◆ EXERCISE MATERIALS
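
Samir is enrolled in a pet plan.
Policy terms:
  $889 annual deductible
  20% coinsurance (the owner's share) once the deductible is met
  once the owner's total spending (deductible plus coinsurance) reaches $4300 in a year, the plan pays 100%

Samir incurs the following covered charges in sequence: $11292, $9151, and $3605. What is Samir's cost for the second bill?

$1330.40

Claim 1 — $11292: $889 to deductible, leaving $10403; coinsurance $10403 × 20% = $2080.60. Owner owes $2969.60 (running OOP $2969.60).
Claim 2 — $9151: 20% coinsurance on $9151 = $1830.20. That would push OOP to $4799.80, over the $4300 cap, so owner pays $4300 − $2969.60 = $1330.40.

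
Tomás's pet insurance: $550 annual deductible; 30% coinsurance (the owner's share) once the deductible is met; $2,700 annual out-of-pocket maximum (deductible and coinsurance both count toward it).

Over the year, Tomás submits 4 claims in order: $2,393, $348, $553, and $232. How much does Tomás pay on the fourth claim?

$69.60

#1 ($2,393): deductible takes $550, $1,843 remains; 30% of $1,843 = $552.90. Cost to owner: $1,102.90. OOP to date $1,102.90.
#2 ($348): deductible met; 30% of $348 = $104.40. Cost to owner: $104.40. OOP to date $1,207.30.
#3 ($553): deductible already satisfied, so owner's share is 30% × $553 = $165.90. Owner owes $165.90 (running OOP $1,373.20).
#4 ($232): deductible met; 30% of $232 = $69.60. Owner owes $69.60 (running OOP $1,442.80).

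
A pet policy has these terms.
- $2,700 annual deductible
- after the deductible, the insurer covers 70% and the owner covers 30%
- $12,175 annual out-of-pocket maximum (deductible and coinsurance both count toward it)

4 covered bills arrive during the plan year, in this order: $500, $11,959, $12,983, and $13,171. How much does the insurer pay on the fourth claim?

$10,518.60

Bill 1, $500: fully absorbed by the deductible. Cost to owner: $500. OOP to date $500. Plan pays $500 − $500 = $0.
Bill 2, $11,959: deductible takes $2,200, $9,759 remains; owner's 30% is $2,927.70. Cost to owner: $5,127.70. OOP to date $5,627.70. Insurer: $11,959 − $5,127.70 = $6,831.30.
Bill 3, $12,983: deductible met; 30% of $12,983 = $3,894.90. Owner pays $3,894.90; OOP now $9,522.60. Insurer: $12,983 − $3,894.90 = $9,088.10.
Bill 4, $13,171: 30% coinsurance on $13,171 = $3,951.30. OOP would hit $13,473.90 > $12,175, so the cap limits the owner to $12,175 − $9,522.60 = $2,652.40. Plan pays $13,171 − $2,652.40 = $10,518.60.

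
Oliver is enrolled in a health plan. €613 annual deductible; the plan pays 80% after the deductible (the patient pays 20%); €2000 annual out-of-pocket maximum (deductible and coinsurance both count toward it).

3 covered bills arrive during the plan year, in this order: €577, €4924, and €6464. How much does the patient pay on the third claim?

€409.40

#1 (€577): all of it applies to the deductible. Patient pays €577; OOP now €577.
#2 (€4924): deductible takes €36, €4888 remains; coinsurance €4888 × 20% = €977.60. Patient owes €1013.60 (running OOP €1590.60).
#3 (€6464): 20% coinsurance on €6464 = €1292.80. That would push OOP to €2883.40, over the €2000 cap, so patient pays €2000 − €1590.60 = €409.40.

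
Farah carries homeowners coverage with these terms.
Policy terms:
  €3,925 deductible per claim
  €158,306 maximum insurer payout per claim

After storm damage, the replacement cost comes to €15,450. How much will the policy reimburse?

€11,525

After the deductible, €15,450 − €3,925 = €11,525 remains.
That's under the €158,306 cap, so the insurer reimburses the full €11,525.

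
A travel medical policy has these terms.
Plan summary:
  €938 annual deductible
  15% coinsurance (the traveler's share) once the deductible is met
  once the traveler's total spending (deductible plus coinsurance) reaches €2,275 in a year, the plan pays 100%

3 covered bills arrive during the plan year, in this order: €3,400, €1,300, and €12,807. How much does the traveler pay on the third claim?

Claim 1 — €3,400: deductible takes €938, €2,462 remains; traveler's 15% is €369.30. Traveler owes €1,307.30 (running OOP €1,307.30).
Claim 2 — €1,300: deductible met; 15% of €1,300 = €195. Traveler pays €195; OOP now €1,502.30.
Claim 3 — €12,807: deductible already satisfied, so traveler's share is 15% × €12,807 = €1,921.05. OOP would hit €3,423.35 > €2,275, so the cap limits the traveler to €2,275 − €1,502.30 = €772.70.

€772.70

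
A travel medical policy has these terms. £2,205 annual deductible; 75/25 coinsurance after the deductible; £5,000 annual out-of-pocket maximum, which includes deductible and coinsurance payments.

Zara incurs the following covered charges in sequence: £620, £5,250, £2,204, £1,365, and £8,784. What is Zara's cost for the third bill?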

◆ HOW TO COMPLETE THIS TASK
From the line holding "Samir incurs the" to the line holding "Tomás's pet insurance: $550", inclusive, restate each line above exactly as written.

◆ YOUR SOLUTION
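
Samir incurs the following covered charges in sequence: $11292, $9151, and $3605. What is Samir's cost for the second bill?

$1330.40

Claim 1 — $11292: $889 to deductible, leaving $10403; coinsurance $10403 × 20% = $2080.60. Owner owes $2969.60 (running OOP $2969.60).
Claim 2 — $9151: 20% coinsurance on $9151 = $1830.20. That would push OOP to $4799.80, over the $4300 cap, so owner pays $4300 − $2969.60 = $1330.40.

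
Tomás's pet insurance: $550 annual deductible; 30% coinsurance (the owner's share) once the deductible is met; $2,700 annual out-of-pocket maximum (deductible and coinsurance both count toward it).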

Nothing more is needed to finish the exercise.